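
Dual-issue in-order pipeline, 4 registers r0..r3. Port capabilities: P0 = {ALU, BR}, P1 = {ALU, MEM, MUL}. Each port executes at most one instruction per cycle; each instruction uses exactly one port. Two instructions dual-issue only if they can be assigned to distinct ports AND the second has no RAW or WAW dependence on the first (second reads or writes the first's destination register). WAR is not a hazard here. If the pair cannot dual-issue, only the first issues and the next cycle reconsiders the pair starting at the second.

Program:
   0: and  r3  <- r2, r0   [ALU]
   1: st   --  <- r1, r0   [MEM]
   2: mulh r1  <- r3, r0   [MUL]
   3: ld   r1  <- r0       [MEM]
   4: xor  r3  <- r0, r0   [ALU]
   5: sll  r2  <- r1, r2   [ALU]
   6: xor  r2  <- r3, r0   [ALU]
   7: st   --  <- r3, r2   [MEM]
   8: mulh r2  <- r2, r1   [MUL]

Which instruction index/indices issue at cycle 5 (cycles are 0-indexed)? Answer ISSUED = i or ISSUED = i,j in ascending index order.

0. and st @i0+i1  | dual
1. mulh @i2  | no-port MUL/MEM
2. ld xor @i3+i4  | dual
3. sll @i5  | WAW r2
4. xor @i6  | RAW r2
5. st @i7  | no-port MEM/MUL
6. mulh @i8  | tail

ISSUED = 7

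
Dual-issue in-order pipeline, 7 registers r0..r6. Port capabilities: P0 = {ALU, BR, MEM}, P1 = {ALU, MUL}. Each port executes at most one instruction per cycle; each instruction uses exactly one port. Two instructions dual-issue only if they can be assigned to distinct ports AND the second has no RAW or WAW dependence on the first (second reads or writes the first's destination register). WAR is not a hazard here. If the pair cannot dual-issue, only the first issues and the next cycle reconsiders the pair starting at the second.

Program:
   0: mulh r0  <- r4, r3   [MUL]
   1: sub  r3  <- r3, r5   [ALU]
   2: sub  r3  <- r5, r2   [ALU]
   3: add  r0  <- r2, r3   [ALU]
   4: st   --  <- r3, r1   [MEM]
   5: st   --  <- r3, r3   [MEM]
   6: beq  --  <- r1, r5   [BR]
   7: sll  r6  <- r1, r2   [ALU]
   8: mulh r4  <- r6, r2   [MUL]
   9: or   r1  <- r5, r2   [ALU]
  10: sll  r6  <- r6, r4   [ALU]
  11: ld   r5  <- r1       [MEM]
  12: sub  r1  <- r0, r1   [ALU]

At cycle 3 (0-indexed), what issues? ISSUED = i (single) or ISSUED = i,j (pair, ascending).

[0] i0&i1  mulh.MUL sub.ALU  -- 2-wide
[1] i2  sub.ALU  -- RAW r3
[2] i3&i4  add.ALU st.MEM  -- 2-wide
[3] i5  st.MEM  -- no-port MEM/BR
[4] i6&i7  beq.BR sll.ALU  -- 2-wide
[5] i8&i9  mulh.MUL or.ALU  -- 2-wide
[6] i10&i11  sll.ALU ld.MEM  -- 2-wide
[7] i12  sub.ALU  -- tail

ISSUED = 5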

--------------------------------

- Work to be completed
Nothing in the records may be left out; transcribe all of them exactly.

- Solution below
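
Dual-issue in-order pipeline, 4 registers r0..r3. Port capabilities: P0 = {ALU, BR}, P1 = {ALU, MEM, MUL}. Each port executes at most one instruction per cycle; each instruction uses exactly one port. Two instructions dual-issue only if they can be assigned to distinct ports AND the second has no RAW or WAW dependence on the first (second reads or writes the first's destination register). WAR is not a hazard here. If the pair cannot dual-issue, only the first issues and the next cycle reconsiders the pair starting at the second.

Program:
   0: and  r3  <- r2, r0   [ALU]
   1: st   --  <- r1, r0   [MEM]
   2: mulh r1  <- r3, r0   [MUL]
   3: ld   r1  <- r0       [MEM]
   4: xor  r3  <- r0, r0   [ALU]
   5: sll  r2  <- r1, r2   [ALU]
   6: xor  r2  <- r3, r0   [ALU]
   7: st   --  <- r3, r2   [MEM]
   8: mulh r2  <- r2, r1   [MUL]

Which instruction index/indices issue at cycle 5 (cycles are 0-indexed)? Answer ISSUED = i or ISSUED = i,j in ascending index order.

0. and st @i0+i1  | dual
1. mulh @i2  | no-port MUL/MEM
2. ld xor @i3+i4  | dual
3. sll @i5  | WAW r2
4. xor @i6  | RAW r2
5. st @i7  | no-port MEM/MUL
6. mulh @i8  | tail

ISSUED = 7

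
Dual-issue in-order pipeline, 7 registers r0..r6. Port capabilities: P0 = {ALU, BR, MEM}, P1 = {ALU, MUL}. Each port executes at most one instruction per cycle; each instruction uses exactly one port. Two instructions dual-issue only if they can be assigned to distinct ports AND the second has no RAW or WAW dependence on the first (second reads or writes the first's destination register). WAR is not a hazard here. If the pair cannot dual-issue, only the first issues and the next cycle reconsiders the pair starting at the second.

Program:
   0: mulh r0  <- r4, r3   [MUL]
   1: sub  r3  <- r3, r5   [ALU]
   2: sub  r3  <- r5, r2   [ALU]
   3: add  r0  <- r2, r3   [ALU]
   4: st   --  <- r3, r1   [MEM]
   5: st   --  <- r3, r3   [MEM]
   6: beq  --  <- r1, r5   [BR]
   7: sll  r6  <- r1, r2   [ALU]
   8: mulh r4  <- r6, r2   [MUL]
   9: or   r1  <- r5, r2   [ALU]
  10: sll  r6  <- r6, r4   [ALU]
  11: ld   r5  <- r1       [MEM]
  12: sub  r1  <- r0, r1   [ALU]

At cycle 3 (0-indexed), what issues? ISSUED = i (single) or ISSUED = i,j (pair, ascending).

[0] i0&i1  mulh.MUL sub.ALU  -- 2-wide
[1] i2  sub.ALU  -- RAW r3
[2] i3&i4  add.ALU st.MEM  -- 2-wide
[3] i5  st.MEM  -- no-port MEM/BR
[4] i6&i7  beq.BR sll.ALU  -- 2-wide
[5] i8&i9  mulh.MUL or.ALU  -- 2-wide
[6] i10&i11  sll.ALU ld.MEM  -- 2-wide
[7] i12  sub.ALU  -- tail

ISSUED = 5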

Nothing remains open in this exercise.